**WHAT YOU WILL DO:**
Every record must be copied exactly.

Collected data

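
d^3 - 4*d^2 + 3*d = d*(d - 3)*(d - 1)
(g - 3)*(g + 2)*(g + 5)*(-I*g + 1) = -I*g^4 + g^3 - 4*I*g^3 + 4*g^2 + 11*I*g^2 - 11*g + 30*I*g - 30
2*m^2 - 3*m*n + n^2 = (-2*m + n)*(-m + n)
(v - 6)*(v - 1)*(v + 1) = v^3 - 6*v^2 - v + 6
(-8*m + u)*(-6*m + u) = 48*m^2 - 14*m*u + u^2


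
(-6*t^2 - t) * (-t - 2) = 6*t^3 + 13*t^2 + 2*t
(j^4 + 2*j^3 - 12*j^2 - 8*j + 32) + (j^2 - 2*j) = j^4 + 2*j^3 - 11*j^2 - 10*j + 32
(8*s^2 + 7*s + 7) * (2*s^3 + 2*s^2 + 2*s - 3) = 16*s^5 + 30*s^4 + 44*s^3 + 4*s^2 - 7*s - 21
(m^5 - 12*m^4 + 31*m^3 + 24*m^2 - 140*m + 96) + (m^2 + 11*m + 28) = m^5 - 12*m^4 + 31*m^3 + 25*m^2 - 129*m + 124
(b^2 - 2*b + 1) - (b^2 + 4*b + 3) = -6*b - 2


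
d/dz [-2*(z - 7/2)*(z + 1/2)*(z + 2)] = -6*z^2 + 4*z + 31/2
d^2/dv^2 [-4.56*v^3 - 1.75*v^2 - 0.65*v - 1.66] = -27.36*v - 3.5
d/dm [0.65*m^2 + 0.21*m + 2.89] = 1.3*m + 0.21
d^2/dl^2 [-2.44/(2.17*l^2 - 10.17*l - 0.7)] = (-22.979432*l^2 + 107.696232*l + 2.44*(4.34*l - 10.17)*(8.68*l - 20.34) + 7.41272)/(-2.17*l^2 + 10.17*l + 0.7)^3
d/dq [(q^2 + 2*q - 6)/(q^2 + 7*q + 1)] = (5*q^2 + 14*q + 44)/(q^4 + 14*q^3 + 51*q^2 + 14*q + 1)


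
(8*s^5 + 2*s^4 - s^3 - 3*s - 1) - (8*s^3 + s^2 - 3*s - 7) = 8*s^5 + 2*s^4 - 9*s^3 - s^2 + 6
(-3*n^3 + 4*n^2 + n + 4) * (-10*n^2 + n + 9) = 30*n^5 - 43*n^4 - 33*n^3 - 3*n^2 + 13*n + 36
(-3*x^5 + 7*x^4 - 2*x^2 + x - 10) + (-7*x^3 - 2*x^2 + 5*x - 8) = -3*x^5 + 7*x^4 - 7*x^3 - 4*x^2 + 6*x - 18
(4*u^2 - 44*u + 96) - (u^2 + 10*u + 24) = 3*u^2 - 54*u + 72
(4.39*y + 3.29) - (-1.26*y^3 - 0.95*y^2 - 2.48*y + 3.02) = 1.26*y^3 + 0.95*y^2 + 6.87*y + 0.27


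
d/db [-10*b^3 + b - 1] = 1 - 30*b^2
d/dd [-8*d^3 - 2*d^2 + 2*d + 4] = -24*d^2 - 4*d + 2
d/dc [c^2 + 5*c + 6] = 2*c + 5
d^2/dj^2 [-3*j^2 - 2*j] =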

**COMPLETED EXERCISE:**
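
d^3 - 4*d^2 + 3*d = d*(d - 3)*(d - 1)
(g - 3)*(g + 2)*(g + 5)*(-I*g + 1) = -I*g^4 + g^3 - 4*I*g^3 + 4*g^2 + 11*I*g^2 - 11*g + 30*I*g - 30
2*m^2 - 3*m*n + n^2 = (-2*m + n)*(-m + n)
(v - 6)*(v - 1)*(v + 1) = v^3 - 6*v^2 - v + 6
(-8*m + u)*(-6*m + u) = 48*m^2 - 14*m*u + u^2


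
(-6*t^2 - t) * (-t - 2) = 6*t^3 + 13*t^2 + 2*t
(j^4 + 2*j^3 - 12*j^2 - 8*j + 32) + (j^2 - 2*j) = j^4 + 2*j^3 - 11*j^2 - 10*j + 32
(8*s^2 + 7*s + 7) * (2*s^3 + 2*s^2 + 2*s - 3) = 16*s^5 + 30*s^4 + 44*s^3 + 4*s^2 - 7*s - 21
(m^5 - 12*m^4 + 31*m^3 + 24*m^2 - 140*m + 96) + (m^2 + 11*m + 28) = m^5 - 12*m^4 + 31*m^3 + 25*m^2 - 129*m + 124
(b^2 - 2*b + 1) - (b^2 + 4*b + 3) = -6*b - 2


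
d/dz [-2*(z - 7/2)*(z + 1/2)*(z + 2)] = -6*z^2 + 4*z + 31/2
d^2/dv^2 [-4.56*v^3 - 1.75*v^2 - 0.65*v - 1.66] = -27.36*v - 3.5
d/dm [0.65*m^2 + 0.21*m + 2.89] = 1.3*m + 0.21
d^2/dl^2 [-2.44/(2.17*l^2 - 10.17*l - 0.7)] = (-22.979432*l^2 + 107.696232*l + 2.44*(4.34*l - 10.17)*(8.68*l - 20.34) + 7.41272)/(-2.17*l^2 + 10.17*l + 0.7)^3
d/dq [(q^2 + 2*q - 6)/(q^2 + 7*q + 1)] = (5*q^2 + 14*q + 44)/(q^4 + 14*q^3 + 51*q^2 + 14*q + 1)


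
(8*s^5 + 2*s^4 - s^3 - 3*s - 1) - (8*s^3 + s^2 - 3*s - 7) = 8*s^5 + 2*s^4 - 9*s^3 - s^2 + 6
(-3*n^3 + 4*n^2 + n + 4) * (-10*n^2 + n + 9) = 30*n^5 - 43*n^4 - 33*n^3 - 3*n^2 + 13*n + 36
(-3*x^5 + 7*x^4 - 2*x^2 + x - 10) + (-7*x^3 - 2*x^2 + 5*x - 8) = -3*x^5 + 7*x^4 - 7*x^3 - 4*x^2 + 6*x - 18
(4*u^2 - 44*u + 96) - (u^2 + 10*u + 24) = 3*u^2 - 54*u + 72
(4.39*y + 3.29) - (-1.26*y^3 - 0.95*y^2 - 2.48*y + 3.02) = 1.26*y^3 + 0.95*y^2 + 6.87*y + 0.27


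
d/db [-10*b^3 + b - 1] = 1 - 30*b^2
d/dd [-8*d^3 - 2*d^2 + 2*d + 4] = -24*d^2 - 4*d + 2
d/dc [c^2 + 5*c + 6] = 2*c + 5
d^2/dj^2 [-3*j^2 - 2*j] =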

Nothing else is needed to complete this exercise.